### Data excerpts
_ _ _ _ _ _ _

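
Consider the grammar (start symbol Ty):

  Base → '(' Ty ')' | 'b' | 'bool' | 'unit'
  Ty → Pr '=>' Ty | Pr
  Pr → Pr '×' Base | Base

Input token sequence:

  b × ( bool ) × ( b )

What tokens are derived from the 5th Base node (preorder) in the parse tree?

[Ty [Pr [Pr [Pr [Base b]] × [Base ( [Ty [Pr [Base bool]]] )]] × [Base ( [Ty [Pr [Base b]]] )]]]

b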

_ _ _ _ _ _ _

### Exercise details
Write out the data above again, word for word.

### Task output
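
Consider the grammar (start symbol Ty):

  Base → '(' Ty ')' | 'b' | 'bool' | 'unit'
  Ty → Pr '=>' Ty | Pr
  Pr → Pr '×' Base | Base

Input token sequence:

  b × ( bool ) × ( b )

What tokens are derived from the 5th Base node (preorder) in the parse tree?

[Ty [Pr [Pr [Pr [Base b]] × [Base ( [Ty [Pr [Base bool]]] )]] × [Base ( [Ty [Pr [Base b]]] )]]]

b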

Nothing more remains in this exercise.